**TRY IT**
Please restate, word for word, each line from the one containing "E#4 to B#4: identify the interval." through the end of the entries below.
DATA RECORDS: Begin
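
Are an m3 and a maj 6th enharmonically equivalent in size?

No

A minor third is 3 semitones but a major sixth is 9 semitones — different sizes.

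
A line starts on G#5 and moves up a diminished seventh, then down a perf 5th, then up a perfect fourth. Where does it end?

Eb6

G#5 up a diminished seventh → F6 (9 semitones).
Down a perfect fifth from F6: Bb5 (7 semitones down).
Up a perfect fourth from Bb5: Eb6 (5 semitones up).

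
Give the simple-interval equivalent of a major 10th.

major third

Subtracting seven from the interval number removes an octave: 10 − 7 = 3.
That makes a major tenth a compound major third — an octave plus a major third.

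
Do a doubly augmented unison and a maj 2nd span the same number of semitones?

Yes

A doubly augmented unison = 2 semitones = a major second; enharmonically equal.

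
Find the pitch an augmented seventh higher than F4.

E#5

The seventh takes the letter from F up to E.
Moving 12 semitones up from F4 (the size of an augmented seventh) reaches E#5.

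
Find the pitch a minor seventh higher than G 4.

Counting seven letter names up from G lands on F.
A minor seventh spans 10 semitones, so from G4 the target pitch is F5.

F 5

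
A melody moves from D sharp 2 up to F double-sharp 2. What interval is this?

major 3rd

D to F spans three letter names (D-E-F) — that makes it a third of some quality.
D#2 to F##2 is 4 semitones, matching the major third exactly, so the quality is major.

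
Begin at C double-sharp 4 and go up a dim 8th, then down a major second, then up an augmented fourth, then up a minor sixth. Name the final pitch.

C sharp 6

A diminished octave up from C##4 is C#5.
C#5 down a major second → B4 (2 semitones).
An augmented fourth up from B4 is E#5.
E#5 up a minor sixth → C#6 (8 semitones).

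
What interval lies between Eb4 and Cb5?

minor sixth

E to C spans six letter names (E-F-G-A-B-C) — that makes it a sixth of some quality.
A major sixth would be 9 semitones, but Eb4 to Cb5 is 8 — one semitone narrower, making it a minor sixth.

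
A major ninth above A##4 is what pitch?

B##5

Two letters up from A (plus an octave) reaches B.
A major ninth spans 14 semitones, so from A##4 the target pitch is B##5.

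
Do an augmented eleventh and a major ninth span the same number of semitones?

An augmented eleventh spans 18 semitones; a major ninth spans 14 semitones. They differ by 4.

No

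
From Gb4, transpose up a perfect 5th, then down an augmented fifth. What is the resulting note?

Gbb4

Up a perfect fifth from Gb4: Db5 (7 semitones up).
Db5 down an augmented fifth → Gbb4 (8 semitones).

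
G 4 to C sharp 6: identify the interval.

G to C spans four letter names (G-A-B-C), plus an octave: an eleventh.
A perfect eleventh would be 17 semitones; G4 to C#6 is 18, one semitone wider, so the interval is augmented.
(Equivalently, a compound augmented fourth: an augmented fourth plus an octave.)

augmented eleventh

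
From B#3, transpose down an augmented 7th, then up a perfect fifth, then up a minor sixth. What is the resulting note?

Eb4

Down an augmented seventh from B#3: C3 (12 semitones down).
C3 up a perfect fifth → G3 (7 semitones).
G3 up a minor sixth → Eb4 (8 semitones).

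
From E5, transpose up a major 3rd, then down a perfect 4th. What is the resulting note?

D#5

E5 up a major third → G#5 (4 semitones).
G#5 down a perfect fourth → D#5 (5 semitones).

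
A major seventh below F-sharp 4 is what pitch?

G 3

The seventh takes the letter from F down to G.
A major seventh spans 11 semitones, so from F#4 the target pitch is G3.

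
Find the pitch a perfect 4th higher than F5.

Bb5

The fourth takes the letter from F up to B.
Moving 5 semitones up from F5 (the size of a perfect fourth) reaches Bb5.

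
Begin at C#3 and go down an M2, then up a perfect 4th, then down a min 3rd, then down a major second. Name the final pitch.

B2

C#3 down a major second → B2 (2 semitones).
B2 up a perfect fourth → E3 (5 semitones).
A minor third down from E3 is C#3.
C#3 down a major second → B2 (2 semitones).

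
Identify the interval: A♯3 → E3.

Descending from A#3 to E3 is the same interval as ascending E3 to A#3.
E to A spans four letter names (E-F-G-A) — that makes it a fourth of some quality.
A perfect fourth would be 5 semitones; E3 to A#3 is 6, one semitone wider, so the interval is augmented.

augmented fourth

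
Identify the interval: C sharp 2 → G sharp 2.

perfect fifth

C to G spans five letter names (C-D-E-F-G) — that makes it a fifth of some quality.
Counting semitones, C#2→G#2 is 7, which is the perfect fifth.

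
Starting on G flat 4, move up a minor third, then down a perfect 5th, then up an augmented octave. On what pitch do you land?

E flat 5

Gb4 up a minor third → Bbb4 (3 semitones).
A perfect fifth down from Bbb4 is Ebb4.
An augmented octave up from Ebb4 is Eb5.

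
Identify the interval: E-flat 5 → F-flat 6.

E to F spans two letter names (E-F), plus an octave — that makes it a ninth of some quality.
At 13 semitones, Eb5→Fb6 falls one short of a major ninth: minor.
(Equivalently, a compound minor second: a minor second plus an octave.)

m9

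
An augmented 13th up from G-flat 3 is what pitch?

The thirteenth's letter: G up six letter names plus an octave → E.
An augmented thirteenth is 22 semitones; 22 semitones up from Gb3 gives E5.

E 5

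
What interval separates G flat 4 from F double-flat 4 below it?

augmented second

Descending from Gb4 to Fbb4 is the same interval as ascending Fbb4 to Gb4.
F to G spans two letter names (F-G), so the interval is some kind of second.
A major second would be 2 semitones; Fbb4 to Gb4 is 3, one semitone wider, so the interval is augmented.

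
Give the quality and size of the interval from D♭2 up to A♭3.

D to A spans five letter names (D-E-F-G-A), plus an octave: a twelfth.
Db2 to Ab3 is 19 semitones, matching the perfect twelfth exactly, so the quality is perfect.
(Equivalently, a compound perfect fifth: a perfect fifth plus an octave.)

P12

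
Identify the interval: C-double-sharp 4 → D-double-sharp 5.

C to D spans two letter names (C-D), plus an octave — that makes it a ninth of some quality.
The major ninth spans 14 semitones, and C##4 to D##5 is exactly 14 semitones — so this is a major ninth.
(Equivalently, a compound major second: a major second plus an octave.)

major ninth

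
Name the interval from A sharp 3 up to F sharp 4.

minor sixth

A to F spans six letter names (A-B-C-D-E-F) — that makes it a sixth of some quality.
A#3 to F#4 is 8 semitones, a half step short of the major sixth (9), so this is minor.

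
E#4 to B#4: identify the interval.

perfect fifth

E to B spans five letter names (E-F-G-A-B), so the interval is some kind of fifth.
E#4 to B#4 is 7 semitones, matching the perfect fifth exactly, so the quality is perfect.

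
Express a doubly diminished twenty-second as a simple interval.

dd8

Each octave removed subtracts seven from the number: 22 − 14 = 8.
Quality carries through unchanged, so the simple form is a doubly diminished octave.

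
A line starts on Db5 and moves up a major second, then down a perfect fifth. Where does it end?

Ab4

Up a major second from Db5: Eb5 (2 semitones up).
A perfect fifth down from Eb5 is Ab4.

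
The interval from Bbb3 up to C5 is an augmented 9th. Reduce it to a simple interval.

augmented second

Each octave removed subtracts seven from the number: 9 − 7 = 2.
That makes an augmented ninth a compound augmented second — an octave plus an augmented second.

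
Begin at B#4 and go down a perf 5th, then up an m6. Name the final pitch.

Down a perfect fifth from B#4: E#4 (7 semitones down).
A minor sixth up from E#4 is C#5.

C#5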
DATA RECORDS: End
**THE COMPLETED TASK**
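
E#4 to B#4: identify the interval.

perfect fifth

E to B spans five letter names (E-F-G-A-B), so the interval is some kind of fifth.
E#4 to B#4 is 7 semitones, matching the perfect fifth exactly, so the quality is perfect.

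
Express a doubly diminished twenty-second as a simple interval.

dd8

Each octave removed subtracts seven from the number: 22 − 14 = 8.
Quality carries through unchanged, so the simple form is a doubly diminished octave.

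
A line starts on Db5 and moves up a major second, then down a perfect fifth. Where does it end?

Ab4

Up a major second from Db5: Eb5 (2 semitones up).
A perfect fifth down from Eb5 is Ab4.

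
The interval from Bbb3 up to C5 is an augmented 9th. Reduce it to a simple interval.

augmented second

Each octave removed subtracts seven from the number: 9 − 7 = 2.
That makes an augmented ninth a compound augmented second — an octave plus an augmented second.

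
Begin at B#4 and go down a perf 5th, then up an m6. Name the final pitch.

Down a perfect fifth from B#4: E#4 (7 semitones down).
A minor sixth up from E#4 is C#5.

C#5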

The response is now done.